Exercise prompt — Give again, word for word, every line in the entries below from the line with "Model a table" up to and including the line with "A door frame.", and no other line.

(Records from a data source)
+++

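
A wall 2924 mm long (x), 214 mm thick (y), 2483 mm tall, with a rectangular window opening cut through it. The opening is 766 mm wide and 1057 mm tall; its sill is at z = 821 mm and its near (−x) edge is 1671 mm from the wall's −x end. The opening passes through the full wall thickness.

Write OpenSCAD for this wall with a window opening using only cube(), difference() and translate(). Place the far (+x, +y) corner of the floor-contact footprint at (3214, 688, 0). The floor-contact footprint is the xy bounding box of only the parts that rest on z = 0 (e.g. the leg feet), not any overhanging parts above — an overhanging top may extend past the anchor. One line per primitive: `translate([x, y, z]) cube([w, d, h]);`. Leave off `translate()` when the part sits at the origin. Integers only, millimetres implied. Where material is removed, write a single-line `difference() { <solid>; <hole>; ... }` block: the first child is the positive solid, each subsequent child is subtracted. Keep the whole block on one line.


difference() { translate([290, 474, 0]) cube([2924, 214, 2483]); translate([1961, 474, 821]) cube([766, 214, 1057]); }


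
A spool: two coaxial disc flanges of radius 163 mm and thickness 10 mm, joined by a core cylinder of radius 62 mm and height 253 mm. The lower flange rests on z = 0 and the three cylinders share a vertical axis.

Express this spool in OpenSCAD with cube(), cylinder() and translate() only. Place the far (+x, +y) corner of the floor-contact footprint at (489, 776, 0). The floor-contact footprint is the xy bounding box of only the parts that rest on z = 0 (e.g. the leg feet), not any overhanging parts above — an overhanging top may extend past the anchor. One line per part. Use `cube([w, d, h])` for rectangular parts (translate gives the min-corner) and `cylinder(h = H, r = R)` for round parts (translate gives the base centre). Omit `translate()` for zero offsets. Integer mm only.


translate([326, 613, 0]) cylinder(h = 10, r = 163);
translate([326, 613, 10]) cylinder(h = 253, r = 62);
translate([326, 613, 263]) cylinder(h = 10, r = 163);


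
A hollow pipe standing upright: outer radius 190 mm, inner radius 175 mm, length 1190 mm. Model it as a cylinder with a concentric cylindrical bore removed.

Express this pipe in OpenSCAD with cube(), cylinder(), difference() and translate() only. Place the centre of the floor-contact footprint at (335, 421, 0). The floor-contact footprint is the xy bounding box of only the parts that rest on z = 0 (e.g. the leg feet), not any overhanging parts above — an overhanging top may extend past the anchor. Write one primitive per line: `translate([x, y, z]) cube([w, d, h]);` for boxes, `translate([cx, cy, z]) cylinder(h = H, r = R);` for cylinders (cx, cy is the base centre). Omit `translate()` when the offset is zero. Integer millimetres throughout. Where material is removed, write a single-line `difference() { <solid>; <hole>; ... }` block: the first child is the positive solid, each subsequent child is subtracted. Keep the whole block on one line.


difference() { translate([335, 421, 0]) cylinder(h = 1190, r = 190); translate([335, 421, 0]) cylinder(h = 1190, r = 175); }


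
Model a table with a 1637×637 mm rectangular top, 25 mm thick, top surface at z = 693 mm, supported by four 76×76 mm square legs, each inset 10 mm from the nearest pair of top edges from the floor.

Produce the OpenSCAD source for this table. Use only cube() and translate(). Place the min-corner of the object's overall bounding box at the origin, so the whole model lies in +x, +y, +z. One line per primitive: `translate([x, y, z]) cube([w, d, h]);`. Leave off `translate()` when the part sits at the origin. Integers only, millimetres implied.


translate([0, 0, 668]) cube([1637, 637, 25]);
translate([10, 10, 0]) cube([76, 76, 668]);
translate([1551, 10, 0]) cube([76, 76, 668]);
translate([10, 551, 0]) cube([76, 76, 668]);
translate([1551, 551, 0]) cube([76, 76, 668]);


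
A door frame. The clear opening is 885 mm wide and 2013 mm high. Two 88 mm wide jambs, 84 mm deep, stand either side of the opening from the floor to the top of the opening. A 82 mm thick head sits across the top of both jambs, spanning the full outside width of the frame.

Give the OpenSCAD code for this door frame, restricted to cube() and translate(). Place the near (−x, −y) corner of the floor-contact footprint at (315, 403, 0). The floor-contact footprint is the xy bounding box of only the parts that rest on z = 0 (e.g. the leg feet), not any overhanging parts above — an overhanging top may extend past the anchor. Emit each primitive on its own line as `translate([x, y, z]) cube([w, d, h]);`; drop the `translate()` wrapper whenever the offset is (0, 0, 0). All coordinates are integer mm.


translate([315, 403, 0]) cube([88, 84, 2013]);
translate([1288, 403, 0]) cube([88, 84, 2013]);
translate([315, 403, 2013]) cube([1061, 84, 82]);


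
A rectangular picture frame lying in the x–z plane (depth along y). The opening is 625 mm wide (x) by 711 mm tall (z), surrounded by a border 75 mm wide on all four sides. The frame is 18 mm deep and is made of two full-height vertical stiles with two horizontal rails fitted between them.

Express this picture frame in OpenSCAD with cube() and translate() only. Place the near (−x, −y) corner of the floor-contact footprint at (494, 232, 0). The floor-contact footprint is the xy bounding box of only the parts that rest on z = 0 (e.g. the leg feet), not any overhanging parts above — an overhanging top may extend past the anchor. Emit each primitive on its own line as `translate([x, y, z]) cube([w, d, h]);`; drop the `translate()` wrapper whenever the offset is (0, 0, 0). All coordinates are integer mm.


translate([494, 232, 0]) cube([75, 18, 861]);
translate([1194, 232, 0]) cube([75, 18, 861]);
translate([569, 232, 0]) cube([625, 18, 75]);
translate([569, 232, 786]) cube([625, 18, 75]);


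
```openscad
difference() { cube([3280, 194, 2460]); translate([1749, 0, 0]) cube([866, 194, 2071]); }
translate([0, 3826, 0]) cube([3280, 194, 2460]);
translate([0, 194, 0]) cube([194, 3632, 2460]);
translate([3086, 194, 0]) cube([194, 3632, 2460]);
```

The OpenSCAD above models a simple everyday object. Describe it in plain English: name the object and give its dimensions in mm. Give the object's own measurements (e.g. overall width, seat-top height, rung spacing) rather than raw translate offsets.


A single room: four walls, each 2460 mm tall and 194 mm thick, enclosing an outside footprint 3280×4020 mm (x × y), no floor or roof. The front and back walls (−y and +y sides) run the full x-width; the side walls fit between their inner faces. A door opening 866 mm wide and 2071 mm tall is cut through the front wall from the floor up, its −x edge 1749 mm from the wall's −x end.


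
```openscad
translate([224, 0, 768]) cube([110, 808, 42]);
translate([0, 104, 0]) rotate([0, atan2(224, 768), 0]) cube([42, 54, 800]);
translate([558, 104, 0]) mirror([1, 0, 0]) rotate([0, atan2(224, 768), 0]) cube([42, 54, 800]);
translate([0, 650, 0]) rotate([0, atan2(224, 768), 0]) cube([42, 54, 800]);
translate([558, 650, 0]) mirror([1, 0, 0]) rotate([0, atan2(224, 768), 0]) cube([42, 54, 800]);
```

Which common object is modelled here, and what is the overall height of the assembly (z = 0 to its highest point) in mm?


A sawhorse. The overall height is 810 mm.

A beam across two mirrored pairs of raked legs — a sawhorse. The beam's underside is at z = 768 (matching the legs' vertical rise in atan2(224, 768)) and the beam is 42 mm tall, so its top is at 768 + 42 = 810 mm. The raked legs top out at the beam's underside, so that is the highest point.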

+++

Expected output —
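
Model a table with a 1637×637 mm rectangular top, 25 mm thick, top surface at z = 693 mm, supported by four 76×76 mm square legs, each inset 10 mm from the nearest pair of top edges from the floor.

Produce the OpenSCAD source for this table. Use only cube() and translate(). Place the min-corner of the object's overall bounding box at the origin, so the whole model lies in +x, +y, +z. One line per primitive: `translate([x, y, z]) cube([w, d, h]);`. Leave off `translate()` when the part sits at the origin. Integers only, millimetres implied.


translate([0, 0, 668]) cube([1637, 637, 25]);
translate([10, 10, 0]) cube([76, 76, 668]);
translate([1551, 10, 0]) cube([76, 76, 668]);
translate([10, 551, 0]) cube([76, 76, 668]);
translate([1551, 551, 0]) cube([76, 76, 668]);


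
A door frame. The clear opening is 885 mm wide and 2013 mm high. Two 88 mm wide jambs, 84 mm deep, stand either side of the opening from the floor to the top of the opening. A 82 mm thick head sits across the top of both jambs, spanning the full outside width of the frame.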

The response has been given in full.